• DATA SHOWN:
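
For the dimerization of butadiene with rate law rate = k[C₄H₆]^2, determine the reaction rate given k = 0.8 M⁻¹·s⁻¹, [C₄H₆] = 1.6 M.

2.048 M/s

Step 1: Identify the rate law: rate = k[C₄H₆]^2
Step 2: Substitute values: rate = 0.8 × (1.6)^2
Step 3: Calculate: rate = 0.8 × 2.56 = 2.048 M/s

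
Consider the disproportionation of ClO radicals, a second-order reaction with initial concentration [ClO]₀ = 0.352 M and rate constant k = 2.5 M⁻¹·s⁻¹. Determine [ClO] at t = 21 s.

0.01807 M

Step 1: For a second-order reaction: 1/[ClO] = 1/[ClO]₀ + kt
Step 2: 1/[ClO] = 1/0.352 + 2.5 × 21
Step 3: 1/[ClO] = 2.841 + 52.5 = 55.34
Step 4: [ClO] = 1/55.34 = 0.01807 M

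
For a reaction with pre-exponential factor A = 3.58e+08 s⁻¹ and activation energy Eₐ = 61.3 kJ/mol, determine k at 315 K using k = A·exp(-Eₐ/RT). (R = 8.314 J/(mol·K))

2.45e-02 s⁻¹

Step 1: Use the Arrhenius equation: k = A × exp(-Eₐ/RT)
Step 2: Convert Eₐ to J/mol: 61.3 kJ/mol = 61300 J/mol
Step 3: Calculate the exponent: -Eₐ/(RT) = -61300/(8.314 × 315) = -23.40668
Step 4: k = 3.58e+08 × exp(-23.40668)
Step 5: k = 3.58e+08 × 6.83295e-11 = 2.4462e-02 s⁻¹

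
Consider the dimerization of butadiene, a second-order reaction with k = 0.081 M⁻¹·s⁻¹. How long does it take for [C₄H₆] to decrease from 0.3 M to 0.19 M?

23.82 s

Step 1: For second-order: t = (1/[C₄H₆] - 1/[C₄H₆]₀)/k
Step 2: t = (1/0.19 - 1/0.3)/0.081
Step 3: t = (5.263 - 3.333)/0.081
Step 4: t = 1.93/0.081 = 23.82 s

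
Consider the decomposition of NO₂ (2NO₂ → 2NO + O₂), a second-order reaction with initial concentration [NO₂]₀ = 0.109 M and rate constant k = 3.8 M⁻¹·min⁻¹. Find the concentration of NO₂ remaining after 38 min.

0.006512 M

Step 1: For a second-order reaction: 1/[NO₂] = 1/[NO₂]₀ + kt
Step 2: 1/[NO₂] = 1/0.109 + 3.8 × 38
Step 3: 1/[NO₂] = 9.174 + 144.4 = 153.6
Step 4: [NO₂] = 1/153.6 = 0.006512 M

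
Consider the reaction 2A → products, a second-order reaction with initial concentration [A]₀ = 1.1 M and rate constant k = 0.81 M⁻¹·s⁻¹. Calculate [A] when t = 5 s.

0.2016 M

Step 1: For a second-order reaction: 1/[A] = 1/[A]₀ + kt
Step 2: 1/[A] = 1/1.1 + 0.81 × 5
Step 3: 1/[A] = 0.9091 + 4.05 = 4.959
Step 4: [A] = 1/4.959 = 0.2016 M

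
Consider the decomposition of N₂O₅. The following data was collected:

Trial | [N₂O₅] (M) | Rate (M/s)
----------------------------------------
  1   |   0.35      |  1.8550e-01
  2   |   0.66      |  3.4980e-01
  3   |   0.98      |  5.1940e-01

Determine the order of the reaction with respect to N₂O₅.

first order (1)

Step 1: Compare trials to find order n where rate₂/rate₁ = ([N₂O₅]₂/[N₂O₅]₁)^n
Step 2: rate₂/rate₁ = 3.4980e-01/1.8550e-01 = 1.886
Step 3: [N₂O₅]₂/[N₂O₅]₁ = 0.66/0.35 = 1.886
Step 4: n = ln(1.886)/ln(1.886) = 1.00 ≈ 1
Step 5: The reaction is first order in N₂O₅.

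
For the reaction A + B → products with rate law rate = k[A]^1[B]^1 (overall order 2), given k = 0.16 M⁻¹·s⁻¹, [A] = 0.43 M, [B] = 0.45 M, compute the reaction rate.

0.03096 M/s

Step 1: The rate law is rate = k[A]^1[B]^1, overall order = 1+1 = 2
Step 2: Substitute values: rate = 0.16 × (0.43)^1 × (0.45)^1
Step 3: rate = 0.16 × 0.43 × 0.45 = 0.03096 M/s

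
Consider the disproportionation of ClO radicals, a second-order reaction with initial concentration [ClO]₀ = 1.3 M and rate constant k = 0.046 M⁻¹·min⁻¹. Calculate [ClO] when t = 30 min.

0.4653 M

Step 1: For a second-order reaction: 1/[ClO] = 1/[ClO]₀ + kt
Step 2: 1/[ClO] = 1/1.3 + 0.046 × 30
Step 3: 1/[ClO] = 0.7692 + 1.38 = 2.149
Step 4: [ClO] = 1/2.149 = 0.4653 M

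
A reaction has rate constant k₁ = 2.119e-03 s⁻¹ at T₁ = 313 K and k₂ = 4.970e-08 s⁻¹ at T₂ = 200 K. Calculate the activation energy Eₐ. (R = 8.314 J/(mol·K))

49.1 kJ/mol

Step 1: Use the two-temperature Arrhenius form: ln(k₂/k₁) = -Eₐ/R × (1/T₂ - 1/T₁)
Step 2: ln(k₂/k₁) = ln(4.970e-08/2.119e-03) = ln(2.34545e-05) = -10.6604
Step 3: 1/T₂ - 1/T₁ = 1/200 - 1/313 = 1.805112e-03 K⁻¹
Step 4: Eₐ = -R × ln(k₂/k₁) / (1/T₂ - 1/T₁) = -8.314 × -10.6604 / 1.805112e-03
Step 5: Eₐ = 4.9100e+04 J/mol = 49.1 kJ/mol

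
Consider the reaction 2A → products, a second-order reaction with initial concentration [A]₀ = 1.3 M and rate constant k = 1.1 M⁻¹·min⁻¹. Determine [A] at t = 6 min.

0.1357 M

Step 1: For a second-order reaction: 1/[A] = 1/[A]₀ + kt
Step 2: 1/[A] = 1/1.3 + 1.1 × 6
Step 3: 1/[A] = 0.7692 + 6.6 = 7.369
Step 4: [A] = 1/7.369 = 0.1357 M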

• EXERCISE GOAL:
The answer must be the full listing, written out word for word.

• SOLUTION TO THE EXERCISE:
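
For the dimerization of butadiene with rate law rate = k[C₄H₆]^2, determine the reaction rate given k = 0.8 M⁻¹·s⁻¹, [C₄H₆] = 1.6 M.

2.048 M/s

Step 1: Identify the rate law: rate = k[C₄H₆]^2
Step 2: Substitute values: rate = 0.8 × (1.6)^2
Step 3: Calculate: rate = 0.8 × 2.56 = 2.048 M/s

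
Consider the disproportionation of ClO radicals, a second-order reaction with initial concentration [ClO]₀ = 0.352 M and rate constant k = 2.5 M⁻¹·s⁻¹. Determine [ClO] at t = 21 s.

0.01807 M

Step 1: For a second-order reaction: 1/[ClO] = 1/[ClO]₀ + kt
Step 2: 1/[ClO] = 1/0.352 + 2.5 × 21
Step 3: 1/[ClO] = 2.841 + 52.5 = 55.34
Step 4: [ClO] = 1/55.34 = 0.01807 M

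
For a reaction with pre-exponential factor A = 3.58e+08 s⁻¹ and activation energy Eₐ = 61.3 kJ/mol, determine k at 315 K using k = A·exp(-Eₐ/RT). (R = 8.314 J/(mol·K))

2.45e-02 s⁻¹

Step 1: Use the Arrhenius equation: k = A × exp(-Eₐ/RT)
Step 2: Convert Eₐ to J/mol: 61.3 kJ/mol = 61300 J/mol
Step 3: Calculate the exponent: -Eₐ/(RT) = -61300/(8.314 × 315) = -23.40668
Step 4: k = 3.58e+08 × exp(-23.40668)
Step 5: k = 3.58e+08 × 6.83295e-11 = 2.4462e-02 s⁻¹

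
Consider the dimerization of butadiene, a second-order reaction with k = 0.081 M⁻¹·s⁻¹. How long does it take for [C₄H₆] to decrease from 0.3 M to 0.19 M?

23.82 s

Step 1: For second-order: t = (1/[C₄H₆] - 1/[C₄H₆]₀)/k
Step 2: t = (1/0.19 - 1/0.3)/0.081
Step 3: t = (5.263 - 3.333)/0.081
Step 4: t = 1.93/0.081 = 23.82 s

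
Consider the decomposition of NO₂ (2NO₂ → 2NO + O₂), a second-order reaction with initial concentration [NO₂]₀ = 0.109 M and rate constant k = 3.8 M⁻¹·min⁻¹. Find the concentration of NO₂ remaining after 38 min.

0.006512 M

Step 1: For a second-order reaction: 1/[NO₂] = 1/[NO₂]₀ + kt
Step 2: 1/[NO₂] = 1/0.109 + 3.8 × 38
Step 3: 1/[NO₂] = 9.174 + 144.4 = 153.6
Step 4: [NO₂] = 1/153.6 = 0.006512 M

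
Consider the reaction 2A → products, a second-order reaction with initial concentration [A]₀ = 1.1 M and rate constant k = 0.81 M⁻¹·s⁻¹. Calculate [A] when t = 5 s.

0.2016 M

Step 1: For a second-order reaction: 1/[A] = 1/[A]₀ + kt
Step 2: 1/[A] = 1/1.1 + 0.81 × 5
Step 3: 1/[A] = 0.9091 + 4.05 = 4.959
Step 4: [A] = 1/4.959 = 0.2016 M

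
Consider the decomposition of N₂O₅. The following data was collected:

Trial | [N₂O₅] (M) | Rate (M/s)
----------------------------------------
  1   |   0.35      |  1.8550e-01
  2   |   0.66      |  3.4980e-01
  3   |   0.98      |  5.1940e-01

Determine the order of the reaction with respect to N₂O₅.

first order (1)

Step 1: Compare trials to find order n where rate₂/rate₁ = ([N₂O₅]₂/[N₂O₅]₁)^n
Step 2: rate₂/rate₁ = 3.4980e-01/1.8550e-01 = 1.886
Step 3: [N₂O₅]₂/[N₂O₅]₁ = 0.66/0.35 = 1.886
Step 4: n = ln(1.886)/ln(1.886) = 1.00 ≈ 1
Step 5: The reaction is first order in N₂O₅.

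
For the reaction A + B → products with rate law rate = k[A]^1[B]^1 (overall order 2), given k = 0.16 M⁻¹·s⁻¹, [A] = 0.43 M, [B] = 0.45 M, compute the reaction rate.

0.03096 M/s

Step 1: The rate law is rate = k[A]^1[B]^1, overall order = 1+1 = 2
Step 2: Substitute values: rate = 0.16 × (0.43)^1 × (0.45)^1
Step 3: rate = 0.16 × 0.43 × 0.45 = 0.03096 M/s

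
Consider the disproportionation of ClO radicals, a second-order reaction with initial concentration [ClO]₀ = 1.3 M and rate constant k = 0.046 M⁻¹·min⁻¹. Calculate [ClO] when t = 30 min.

0.4653 M

Step 1: For a second-order reaction: 1/[ClO] = 1/[ClO]₀ + kt
Step 2: 1/[ClO] = 1/1.3 + 0.046 × 30
Step 3: 1/[ClO] = 0.7692 + 1.38 = 2.149
Step 4: [ClO] = 1/2.149 = 0.4653 M

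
A reaction has rate constant k₁ = 2.119e-03 s⁻¹ at T₁ = 313 K and k₂ = 4.970e-08 s⁻¹ at T₂ = 200 K. Calculate the activation energy Eₐ. (R = 8.314 J/(mol·K))

49.1 kJ/mol

Step 1: Use the two-temperature Arrhenius form: ln(k₂/k₁) = -Eₐ/R × (1/T₂ - 1/T₁)
Step 2: ln(k₂/k₁) = ln(4.970e-08/2.119e-03) = ln(2.34545e-05) = -10.6604
Step 3: 1/T₂ - 1/T₁ = 1/200 - 1/313 = 1.805112e-03 K⁻¹
Step 4: Eₐ = -R × ln(k₂/k₁) / (1/T₂ - 1/T₁) = -8.314 × -10.6604 / 1.805112e-03
Step 5: Eₐ = 4.9100e+04 J/mol = 49.1 kJ/mol

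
Consider the reaction 2A → products, a second-order reaction with initial concentration [A]₀ = 1.3 M and rate constant k = 1.1 M⁻¹·min⁻¹. Determine [A] at t = 6 min.

0.1357 M

Step 1: For a second-order reaction: 1/[A] = 1/[A]₀ + kt
Step 2: 1/[A] = 1/1.3 + 1.1 × 6
Step 3: 1/[A] = 0.7692 + 6.6 = 7.369
Step 4: [A] = 1/7.369 = 0.1357 M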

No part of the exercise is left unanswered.